REQUIRED WORK » Wherever the string "Value" appears in the entries below, return the line that holds it.

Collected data
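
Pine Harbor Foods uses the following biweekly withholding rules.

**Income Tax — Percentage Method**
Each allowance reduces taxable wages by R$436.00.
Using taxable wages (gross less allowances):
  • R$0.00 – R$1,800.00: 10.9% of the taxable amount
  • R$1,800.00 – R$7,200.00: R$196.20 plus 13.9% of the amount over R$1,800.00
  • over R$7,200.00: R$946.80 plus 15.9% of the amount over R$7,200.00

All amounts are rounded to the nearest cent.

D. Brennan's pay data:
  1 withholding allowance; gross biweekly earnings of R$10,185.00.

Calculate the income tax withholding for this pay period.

R$1,352.09

Income Tax: taxable = R$10,185.00 − 1×R$436.00 = R$9,749.00
  R$946.80 + 15.9% × (R$9,749.00 − R$7,200.00) = R$946.80 + 15.9% × R$2,549.00 = R$1,352.09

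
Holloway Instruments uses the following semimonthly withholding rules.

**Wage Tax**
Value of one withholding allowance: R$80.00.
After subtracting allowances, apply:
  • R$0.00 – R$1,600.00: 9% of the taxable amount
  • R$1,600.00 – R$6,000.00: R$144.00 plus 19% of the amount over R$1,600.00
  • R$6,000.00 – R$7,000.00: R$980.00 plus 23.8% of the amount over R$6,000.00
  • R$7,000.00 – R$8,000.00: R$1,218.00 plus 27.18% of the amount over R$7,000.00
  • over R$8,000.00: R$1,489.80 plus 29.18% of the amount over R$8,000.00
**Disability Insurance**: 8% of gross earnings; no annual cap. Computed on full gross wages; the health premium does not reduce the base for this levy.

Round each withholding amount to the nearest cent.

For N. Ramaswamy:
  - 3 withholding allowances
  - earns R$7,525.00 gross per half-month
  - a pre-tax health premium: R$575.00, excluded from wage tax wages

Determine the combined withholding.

Wage Tax: taxable = R$7,525.00 − R$575.00 − 3×R$80.00 = R$6,710.00
  R$980.00 + 23.8% × (R$6,710.00 − R$6,000.00) = R$980.00 + 23.8% × R$710.00 = R$1,148.98
Disability Insurance: 8% × R$7,525.00 = R$602.00
Total: R$1,148.98 + R$602.00 = R$1,750.98

R$1,750.98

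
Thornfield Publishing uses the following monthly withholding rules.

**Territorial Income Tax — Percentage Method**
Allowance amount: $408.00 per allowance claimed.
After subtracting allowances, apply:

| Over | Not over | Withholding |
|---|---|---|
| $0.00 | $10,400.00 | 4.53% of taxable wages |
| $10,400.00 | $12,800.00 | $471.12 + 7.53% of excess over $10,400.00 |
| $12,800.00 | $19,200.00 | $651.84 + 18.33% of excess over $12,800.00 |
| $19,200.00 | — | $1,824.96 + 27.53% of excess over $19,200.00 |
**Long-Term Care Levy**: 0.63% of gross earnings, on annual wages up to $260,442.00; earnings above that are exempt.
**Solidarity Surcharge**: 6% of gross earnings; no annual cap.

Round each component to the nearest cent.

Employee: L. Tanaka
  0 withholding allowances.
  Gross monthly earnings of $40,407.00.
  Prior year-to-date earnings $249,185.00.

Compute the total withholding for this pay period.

Territorial Income Tax: taxable = $40,407.00
  $1,824.96 + 27.53% × ($40,407.00 − $19,200.00) = $1,824.96 + 27.53% × $21,207.00 = $7,663.25
Long-Term Care Levy: cap $260,442.00 − YTD $249,185.00 = $11,257.00 subject; 0.63% × $11,257.00 = $70.92
Solidarity Surcharge: 6% × $40,407.00 = $2,424.42
Total: $7,663.25 + $70.92 + $2,424.42 = $10,158.59

$10,158.59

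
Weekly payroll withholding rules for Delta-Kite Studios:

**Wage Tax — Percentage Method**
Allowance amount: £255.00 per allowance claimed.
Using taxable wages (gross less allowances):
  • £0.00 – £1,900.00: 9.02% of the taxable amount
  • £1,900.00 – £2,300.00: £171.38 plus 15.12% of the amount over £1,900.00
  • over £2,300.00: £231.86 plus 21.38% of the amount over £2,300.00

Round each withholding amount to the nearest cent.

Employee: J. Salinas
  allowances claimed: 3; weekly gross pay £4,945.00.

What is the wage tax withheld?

£633.80

Wage Tax: taxable = £4,945.00 − 3×£255.00 = £4,180.00
  £231.86 + 21.38% × (£4,180.00 − £2,300.00) = £231.86 + 21.38% × £1,880.00 = £633.80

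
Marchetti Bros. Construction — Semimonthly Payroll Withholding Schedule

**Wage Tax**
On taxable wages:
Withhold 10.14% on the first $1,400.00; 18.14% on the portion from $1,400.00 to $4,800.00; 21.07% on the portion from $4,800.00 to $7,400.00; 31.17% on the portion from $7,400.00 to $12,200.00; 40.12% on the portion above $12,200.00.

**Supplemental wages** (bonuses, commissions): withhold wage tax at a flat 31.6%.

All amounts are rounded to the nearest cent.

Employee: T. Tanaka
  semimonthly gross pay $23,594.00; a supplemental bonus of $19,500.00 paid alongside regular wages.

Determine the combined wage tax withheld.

$13,535.97

Wage Tax: taxable = $23,594.00
  $2,802.70 + 40.12% × ($23,594.00 − $12,200.00) = $2,802.70 + 40.12% × $11,394.00 = $7,373.97
Supplemental (31.6% flat on bonus): 31.6% × $19,500.00 = $6,162.00
Total wage tax: $7,373.97 + $6,162.00 = $13,535.97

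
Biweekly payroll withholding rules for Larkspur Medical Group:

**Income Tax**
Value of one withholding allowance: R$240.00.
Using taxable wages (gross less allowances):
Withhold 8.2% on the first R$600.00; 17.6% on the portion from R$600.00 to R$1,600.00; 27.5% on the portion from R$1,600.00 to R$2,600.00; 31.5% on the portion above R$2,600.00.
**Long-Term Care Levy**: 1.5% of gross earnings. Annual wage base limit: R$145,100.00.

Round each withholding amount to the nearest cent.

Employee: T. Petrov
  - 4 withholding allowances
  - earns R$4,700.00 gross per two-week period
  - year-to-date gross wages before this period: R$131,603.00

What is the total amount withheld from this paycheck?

Income Tax: taxable = R$4,700.00 − 4×R$240.00 = R$3,740.00
  R$500.20 + 31.5% × (R$3,740.00 − R$2,600.00) = R$500.20 + 31.5% × R$1,140.00 = R$859.30
Long-Term Care Levy: 1.5% × R$4,700.00 = R$70.50
Total: R$859.30 + R$70.50 = R$929.80

R$929.80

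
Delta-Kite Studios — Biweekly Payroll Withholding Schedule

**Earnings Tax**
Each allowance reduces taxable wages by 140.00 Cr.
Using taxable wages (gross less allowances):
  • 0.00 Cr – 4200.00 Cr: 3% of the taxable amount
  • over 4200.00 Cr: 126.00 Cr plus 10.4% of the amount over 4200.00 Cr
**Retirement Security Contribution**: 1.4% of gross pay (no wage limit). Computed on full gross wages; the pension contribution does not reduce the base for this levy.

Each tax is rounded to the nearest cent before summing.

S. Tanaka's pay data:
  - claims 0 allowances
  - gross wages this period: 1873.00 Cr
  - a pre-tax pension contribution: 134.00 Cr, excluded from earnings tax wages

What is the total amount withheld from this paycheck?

Earnings Tax: taxable = 1873.00 Cr − 134.00 Cr = 1739.00 Cr
  3% × 1739.00 Cr = 52.17 Cr
Retirement Security Contribution: 1.4% × 1873.00 Cr = 26.22 Cr
Total: 52.17 Cr + 26.22 Cr = 78.39 Cr

78.39 Cr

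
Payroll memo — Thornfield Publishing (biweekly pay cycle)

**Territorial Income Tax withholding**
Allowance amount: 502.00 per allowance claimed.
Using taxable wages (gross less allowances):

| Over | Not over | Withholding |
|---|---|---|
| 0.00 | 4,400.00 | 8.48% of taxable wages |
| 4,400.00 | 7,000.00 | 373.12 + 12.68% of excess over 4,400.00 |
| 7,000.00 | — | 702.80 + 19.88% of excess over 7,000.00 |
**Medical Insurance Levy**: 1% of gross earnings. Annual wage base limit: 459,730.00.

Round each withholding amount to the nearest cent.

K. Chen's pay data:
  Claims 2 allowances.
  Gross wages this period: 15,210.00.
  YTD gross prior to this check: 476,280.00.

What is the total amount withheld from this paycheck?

Territorial Income Tax: taxable = 15,210.00 − 2×502.00 = 14,206.00
  702.80 + 19.88% × (14,206.00 − 7,000.00) = 702.80 + 19.88% × 7,206.00 = 2,135.35
Medical Insurance Levy: YTD 476,280.00 ≥ cap 459,730.00 → 0.00
Total: 2,135.35 + 0.00 = 2,135.35

2,135.35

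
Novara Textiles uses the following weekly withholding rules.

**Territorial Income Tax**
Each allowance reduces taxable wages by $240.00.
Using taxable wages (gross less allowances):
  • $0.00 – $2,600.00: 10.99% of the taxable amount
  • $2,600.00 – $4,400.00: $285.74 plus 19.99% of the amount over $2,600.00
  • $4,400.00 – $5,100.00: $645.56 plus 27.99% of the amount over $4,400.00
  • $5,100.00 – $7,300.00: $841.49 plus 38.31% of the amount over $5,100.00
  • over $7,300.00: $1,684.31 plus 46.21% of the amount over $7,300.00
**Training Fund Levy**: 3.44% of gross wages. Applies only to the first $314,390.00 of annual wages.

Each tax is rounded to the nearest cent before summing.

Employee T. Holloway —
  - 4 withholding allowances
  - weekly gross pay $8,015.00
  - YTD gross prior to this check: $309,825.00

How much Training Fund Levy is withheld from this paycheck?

Training Fund Levy: cap $314,390.00 − YTD $309,825.00 = $4,565.00 subject; 3.44% × $4,565.00 = $157.04

$157.04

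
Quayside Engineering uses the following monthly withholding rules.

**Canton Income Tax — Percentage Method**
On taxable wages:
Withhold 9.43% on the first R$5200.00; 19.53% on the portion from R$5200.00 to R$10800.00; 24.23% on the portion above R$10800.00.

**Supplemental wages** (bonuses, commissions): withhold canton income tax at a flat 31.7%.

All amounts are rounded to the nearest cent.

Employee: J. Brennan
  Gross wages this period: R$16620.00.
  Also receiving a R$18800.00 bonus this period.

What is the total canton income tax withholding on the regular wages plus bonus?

Canton Income Tax: taxable = R$16620.00
  R$1584.04 + 24.23% × (R$16620.00 − R$10800.00) = R$1584.04 + 24.23% × R$5820.00 = R$2994.23
Supplemental (31.7% flat on bonus): 31.7% × R$18800.00 = R$5959.60
Total canton income tax: R$2994.23 + R$5959.60 = R$8953.83

R$8953.83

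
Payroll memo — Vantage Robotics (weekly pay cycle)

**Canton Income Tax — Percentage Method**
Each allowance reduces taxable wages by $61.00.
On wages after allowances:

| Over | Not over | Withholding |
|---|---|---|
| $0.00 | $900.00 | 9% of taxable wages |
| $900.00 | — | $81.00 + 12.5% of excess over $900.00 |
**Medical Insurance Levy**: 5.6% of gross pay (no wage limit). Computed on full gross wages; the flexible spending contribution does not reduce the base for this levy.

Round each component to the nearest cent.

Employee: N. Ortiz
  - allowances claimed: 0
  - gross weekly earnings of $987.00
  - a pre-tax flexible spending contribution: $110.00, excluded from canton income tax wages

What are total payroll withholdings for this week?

Canton Income Tax: taxable = $987.00 − $110.00 = $877.00
  9% × $877.00 = $78.93
Medical Insurance Levy: 5.6% × $987.00 = $55.27
Total: $78.93 + $55.27 = $134.20

$134.20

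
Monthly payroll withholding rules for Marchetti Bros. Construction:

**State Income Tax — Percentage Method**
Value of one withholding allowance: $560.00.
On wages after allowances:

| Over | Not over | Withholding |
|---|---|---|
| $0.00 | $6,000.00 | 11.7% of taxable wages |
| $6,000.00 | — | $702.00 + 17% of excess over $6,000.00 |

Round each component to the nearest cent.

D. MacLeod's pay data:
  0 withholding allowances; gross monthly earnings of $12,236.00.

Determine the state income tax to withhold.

State Income Tax: taxable = $12,236.00
  $702.00 + 17% × ($12,236.00 − $6,000.00) = $702.00 + 17% × $6,236.00 = $1,762.12

$1,762.12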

TASK ANSWER »
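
Value of one withholding allowance: R$80.00.
Value of one withholding allowance: R$240.00.
Value of one withholding allowance: $560.00.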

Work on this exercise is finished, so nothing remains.